-- HOW TO COMPLETE THIS TASK --
Output the listing below, keeping each line exactly as it stands.

-- INPUT RECORDS --
_ _ _ _ _ _ _

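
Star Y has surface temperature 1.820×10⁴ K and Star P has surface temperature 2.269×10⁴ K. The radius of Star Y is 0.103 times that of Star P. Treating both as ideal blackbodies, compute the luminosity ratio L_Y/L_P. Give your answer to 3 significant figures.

L ∝ R²T⁴, so L_Y/L_P = (R_Y/R_P)²(T_Y/T_P)⁴ = (0.103)² × (1.820×10⁴/2.269×10⁴)⁴ = 0.010609 × 0.413950 = 4.39×10⁻³.

L_Y/L_P ≈ 4.39×10⁻³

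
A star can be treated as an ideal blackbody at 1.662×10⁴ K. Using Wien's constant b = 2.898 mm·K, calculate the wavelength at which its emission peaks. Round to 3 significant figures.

Wien's displacement law: λ_max = b/T = (2.898×10⁻³ m·K)/(1.662×10⁴ K) = 1.744×10⁻⁷ m.
That is 174 nm, in the ultraviolet range.

λ_max ≈ 174 nm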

_ _ _ _ _ _ _

-- RESPONSE TO THE EXERCISE --
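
Star Y has surface temperature 1.820×10⁴ K and Star P has surface temperature 2.269×10⁴ K. The radius of Star Y is 0.103 times that of Star P. Treating both as ideal blackbodies, compute the luminosity ratio L_Y/L_P. Give your answer to 3 significant figures.

L ∝ R²T⁴, so L_Y/L_P = (R_Y/R_P)²(T_Y/T_P)⁴ = (0.103)² × (1.820×10⁴/2.269×10⁴)⁴ = 0.010609 × 0.413950 = 4.39×10⁻³.

L_Y/L_P ≈ 4.39×10⁻³

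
A star can be treated as an ideal blackbody at 1.662×10⁴ K. Using Wien's constant b = 2.898 mm·K, calculate the wavelength at which its emission peaks. Round to 3 significant figures.

Wien's displacement law: λ_max = b/T = (2.898×10⁻³ m·K)/(1.662×10⁴ K) = 1.744×10⁻⁷ m.
That is 174 nm, in the ultraviolet range.

λ_max ≈ 174 nm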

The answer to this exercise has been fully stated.